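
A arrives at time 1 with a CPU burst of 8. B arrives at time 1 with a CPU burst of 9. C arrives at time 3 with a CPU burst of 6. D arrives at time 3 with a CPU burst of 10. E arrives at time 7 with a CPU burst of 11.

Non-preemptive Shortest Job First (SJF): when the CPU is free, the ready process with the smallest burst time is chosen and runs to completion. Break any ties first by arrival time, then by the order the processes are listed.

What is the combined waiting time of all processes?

Schedule: | idle 0-1 | A 1-9 | C 9-15 | B 15-24 | D 24-34 | E 34-45 |
Completion: A=9  B=24  C=15  D=34  E=45
Waiting = turnaround − burst: A=0, B=14, C=6, D=21, E=27
Total waiting = 0 + 14 + 6 + 21 + 27 = 68

68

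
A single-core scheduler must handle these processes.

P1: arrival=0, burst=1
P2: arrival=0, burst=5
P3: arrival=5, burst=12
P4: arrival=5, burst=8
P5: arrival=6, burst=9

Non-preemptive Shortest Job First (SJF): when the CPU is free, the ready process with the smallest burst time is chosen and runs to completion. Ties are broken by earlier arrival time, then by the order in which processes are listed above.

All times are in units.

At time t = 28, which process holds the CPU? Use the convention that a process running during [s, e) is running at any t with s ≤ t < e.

P3

Schedule: | P1 0-1 | P2 1-6 | P4 6-14 | P5 14-23 | P3 23-35 |
Completion: P1=1  P2=6  P3=35  P4=14  P5=23
Turnaround (C−A): P1=1  P2=6  P3=30  P4=9  P5=17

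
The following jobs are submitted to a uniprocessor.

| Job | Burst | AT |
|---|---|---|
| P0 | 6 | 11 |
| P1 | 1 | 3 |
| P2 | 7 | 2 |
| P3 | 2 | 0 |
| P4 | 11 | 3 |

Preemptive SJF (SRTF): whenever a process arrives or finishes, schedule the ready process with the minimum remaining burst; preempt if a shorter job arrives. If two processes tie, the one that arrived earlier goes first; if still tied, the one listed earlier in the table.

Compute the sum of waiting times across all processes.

Timeline: | P3 0-2 | P2 2-3 | P1 3-4 | P2 4-10 | P4 10-11 | P0 11-17 | P4 17-27 |
Completion: P0=17  P1=4  P2=10  P3=2  P4=27
Waiting = turnaround − burst: P0=0, P1=0, P2=1, P3=0, P4=13
Total waiting = 0 + 0 + 1 + 0 + 13 = 14

14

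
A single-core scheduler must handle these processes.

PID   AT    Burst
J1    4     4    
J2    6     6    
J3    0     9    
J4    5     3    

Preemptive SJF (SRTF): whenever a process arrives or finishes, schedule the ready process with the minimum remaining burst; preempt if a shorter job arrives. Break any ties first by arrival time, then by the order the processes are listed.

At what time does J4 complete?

Schedule: | J3 0-4 | J1 4-8 | J4 8-11 | J3 11-16 | J2 16-22 |
Completion: J1=8  J2=22  J3=16  J4=11
Turnaround (C−A): J1=4  J2=16  J3=16  J4=6

11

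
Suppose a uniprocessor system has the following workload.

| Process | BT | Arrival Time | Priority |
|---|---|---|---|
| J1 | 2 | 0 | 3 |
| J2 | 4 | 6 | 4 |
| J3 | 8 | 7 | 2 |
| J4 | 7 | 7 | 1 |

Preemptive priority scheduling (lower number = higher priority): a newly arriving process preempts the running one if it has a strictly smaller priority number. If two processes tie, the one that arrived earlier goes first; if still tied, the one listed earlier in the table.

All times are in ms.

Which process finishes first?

J1

Timeline: | J1 0-2 | idle 2-6 | J2 6-7 | J4 7-14 | J3 14-22 | J2 22-25 |
Completion: J1=2  J2=25  J3=22  J4=14
Finish order: J1 → J4 → J3 → J2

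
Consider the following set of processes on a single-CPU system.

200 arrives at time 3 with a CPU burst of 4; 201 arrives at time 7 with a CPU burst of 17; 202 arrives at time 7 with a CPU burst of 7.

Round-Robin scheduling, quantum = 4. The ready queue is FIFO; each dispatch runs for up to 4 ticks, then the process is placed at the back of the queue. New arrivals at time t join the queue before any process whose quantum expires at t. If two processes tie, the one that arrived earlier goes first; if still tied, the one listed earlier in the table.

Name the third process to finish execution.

Timeline: | idle 0-3 | 200 3-7 | 201 7-11 | 202 11-15 | 201 15-19 | 202 19-22 | 201 22-31 |
Completion: 200=7  201=31  202=22
Turnaround (C−A): 200=4  201=24  202=15
Finish order: 200 → 202 → 201

201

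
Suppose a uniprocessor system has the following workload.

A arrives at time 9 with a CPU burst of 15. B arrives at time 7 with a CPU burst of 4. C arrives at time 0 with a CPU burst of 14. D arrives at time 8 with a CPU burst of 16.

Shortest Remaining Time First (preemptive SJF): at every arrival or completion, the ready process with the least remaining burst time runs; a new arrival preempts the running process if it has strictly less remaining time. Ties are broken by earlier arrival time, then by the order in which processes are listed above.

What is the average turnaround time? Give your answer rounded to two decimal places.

Gantt: | C 0-7 | B 7-11 | C 11-18 | A 18-33 | D 33-49 |
Completion: A=33  B=11  C=18  D=49
Turnaround times: A=24, B=4, C=18, D=41
Average turnaround = (24+4+18+41) / 4 = 87/4 = 21.75

21.75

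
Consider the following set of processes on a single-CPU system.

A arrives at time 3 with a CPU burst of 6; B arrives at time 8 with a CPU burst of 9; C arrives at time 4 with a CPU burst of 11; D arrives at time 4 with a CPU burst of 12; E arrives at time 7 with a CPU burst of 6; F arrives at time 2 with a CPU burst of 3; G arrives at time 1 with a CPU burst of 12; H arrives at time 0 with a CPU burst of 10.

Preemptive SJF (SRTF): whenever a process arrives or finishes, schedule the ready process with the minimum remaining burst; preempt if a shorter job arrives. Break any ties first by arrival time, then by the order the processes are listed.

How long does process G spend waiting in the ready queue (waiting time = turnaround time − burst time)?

44

Gantt: | H 0-2 | F 2-5 | A 5-11 | E 11-17 | H 17-25 | B 25-34 | C 34-45 | G 45-57 | D 57-69 |
Completion: A=11  B=34  C=45  D=69  E=17  F=5  G=57  H=25
Turnaround (C−A): A=8  B=26  C=41  D=65  E=10  F=3  G=56  H=25
Waiting(G) = turnaround − burst = 56 − 12 = 44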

▸ WHAT THE TASK ASKS: Each line above needs to be returned exactly as it is.

▸ WRITTEN SOLUTION:
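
A arrives at time 1 with a CPU burst of 8. B arrives at time 1 with a CPU burst of 9. C arrives at time 3 with a CPU burst of 6. D arrives at time 3 with a CPU burst of 10. E arrives at time 7 with a CPU burst of 11.

Non-preemptive Shortest Job First (SJF): when the CPU is free, the ready process with the smallest burst time is chosen and runs to completion. Break any ties first by arrival time, then by the order the processes are listed.

What is the combined waiting time of all processes?

Schedule: | idle 0-1 | A 1-9 | C 9-15 | B 15-24 | D 24-34 | E 34-45 |
Completion: A=9  B=24  C=15  D=34  E=45
Waiting = turnaround − burst: A=0, B=14, C=6, D=21, E=27
Total waiting = 0 + 14 + 6 + 21 + 27 = 68

68

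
A single-core scheduler must handle these processes.

P1: arrival=0, burst=1
P2: arrival=0, burst=5
P3: arrival=5, burst=12
P4: arrival=5, burst=8
P5: arrival=6, burst=9

Non-preemptive Shortest Job First (SJF): when the CPU is free, the ready process with the smallest burst time is chosen and runs to completion. Ties are broken by earlier arrival time, then by the order in which processes are listed above.

All times are in units.

At time t = 28, which process holds the CPU? Use the convention that a process running during [s, e) is running at any t with s ≤ t < e.

P3

Schedule: | P1 0-1 | P2 1-6 | P4 6-14 | P5 14-23 | P3 23-35 |
Completion: P1=1  P2=6  P3=35  P4=14  P5=23
Turnaround (C−A): P1=1  P2=6  P3=30  P4=9  P5=17

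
The following jobs are submitted to a uniprocessor.

| Job | Burst | AT |
|---|---|---|
| P0 | 6 | 11 |
| P1 | 1 | 3 |
| P2 | 7 | 2 |
| P3 | 2 | 0 |
| P4 | 11 | 3 |

Preemptive SJF (SRTF): whenever a process arrives or finishes, schedule the ready process with the minimum remaining burst; preempt if a shorter job arrives. If two processes tie, the one that arrived earlier goes first; if still tied, the one listed earlier in the table.

Compute the sum of waiting times across all processes.

Timeline: | P3 0-2 | P2 2-3 | P1 3-4 | P2 4-10 | P4 10-11 | P0 11-17 | P4 17-27 |
Completion: P0=17  P1=4  P2=10  P3=2  P4=27
Waiting = turnaround − burst: P0=0, P1=0, P2=1, P3=0, P4=13
Total waiting = 0 + 0 + 1 + 0 + 13 = 14

14

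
A single-core scheduler must handle these processes.

PID   AT    Burst
J1    4     4    
J2    6     6    
J3    0     9    
J4    5     3    

Preemptive SJF (SRTF): whenever a process arrives or finishes, schedule the ready process with the minimum remaining burst; preempt if a shorter job arrives. Break any ties first by arrival time, then by the order the processes are listed.

At what time does J4 complete?

Schedule: | J3 0-4 | J1 4-8 | J4 8-11 | J3 11-16 | J2 16-22 |
Completion: J1=8  J2=22  J3=16  J4=11
Turnaround (C−A): J1=4  J2=16  J3=16  J4=6

11

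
Suppose a uniprocessor system has the following workload.

| Process | BT | Arrival Time | Priority |
|---|---|---|---|
| J1 | 2 | 0 | 3 |
| J2 | 4 | 6 | 4 |
| J3 | 8 | 7 | 2 |
| J4 | 7 | 7 | 1 |

Preemptive priority scheduling (lower number = higher priority): a newly arriving process preempts the running one if it has a strictly smaller priority number. If two processes tie, the one that arrived earlier goes first; if still tied, the one listed earlier in the table.

All times are in ms.

Which process finishes first?

J1

Timeline: | J1 0-2 | idle 2-6 | J2 6-7 | J4 7-14 | J3 14-22 | J2 22-25 |
Completion: J1=2  J2=25  J3=22  J4=14
Finish order: J1 → J4 → J3 → J2

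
Consider the following set of processes on a single-CPU system.

200 arrives at time 3 with a CPU burst of 4; 201 arrives at time 7 with a CPU burst of 17; 202 arrives at time 7 with a CPU burst of 7.

Round-Robin scheduling, quantum = 4. The ready queue is FIFO; each dispatch runs for up to 4 ticks, then the process is placed at the back of the queue. New arrivals at time t join the queue before any process whose quantum expires at t. If two processes tie, the one that arrived earlier goes first; if still tied, the one listed earlier in the table.

Name the third process to finish execution.

Timeline: | idle 0-3 | 200 3-7 | 201 7-11 | 202 11-15 | 201 15-19 | 202 19-22 | 201 22-31 |
Completion: 200=7  201=31  202=22
Turnaround (C−A): 200=4  201=24  202=15
Finish order: 200 → 202 → 201

201

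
Suppose a uniprocessor system has the following workload.

A arrives at time 9 with a CPU burst of 15. B arrives at time 7 with a CPU burst of 4. C arrives at time 0 with a CPU burst of 14. D arrives at time 8 with a CPU burst of 16.

Shortest Remaining Time First (preemptive SJF): at every arrival or completion, the ready process with the least remaining burst time runs; a new arrival preempts the running process if it has strictly less remaining time. Ties are broken by earlier arrival time, then by the order in which processes are listed above.

What is the average turnaround time? Give your answer rounded to two decimal places.

Gantt: | C 0-7 | B 7-11 | C 11-18 | A 18-33 | D 33-49 |
Completion: A=33  B=11  C=18  D=49
Turnaround times: A=24, B=4, C=18, D=41
Average turnaround = (24+4+18+41) / 4 = 87/4 = 21.75

21.75

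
Consider the following set of processes on a single-CPU system.

A arrives at time 3 with a CPU burst of 6; B arrives at time 8 with a CPU burst of 9; C arrives at time 4 with a CPU burst of 11; D arrives at time 4 with a CPU burst of 12; E arrives at time 7 with a CPU burst of 6; F arrives at time 2 with a CPU burst of 3; G arrives at time 1 with a CPU burst of 12; H arrives at time 0 with a CPU burst of 10.

Preemptive SJF (SRTF): whenever a process arrives or finishes, schedule the ready process with the minimum remaining burst; preempt if a shorter job arrives. Break any ties first by arrival time, then by the order the processes are listed.

How long does process G spend waiting in the ready queue (waiting time = turnaround time − burst time)?

44

Gantt: | H 0-2 | F 2-5 | A 5-11 | E 11-17 | H 17-25 | B 25-34 | C 34-45 | G 45-57 | D 57-69 |
Completion: A=11  B=34  C=45  D=69  E=17  F=5  G=57  H=25
Turnaround (C−A): A=8  B=26  C=41  D=65  E=10  F=3  G=56  H=25
Waiting(G) = turnaround − burst = 56 − 12 = 44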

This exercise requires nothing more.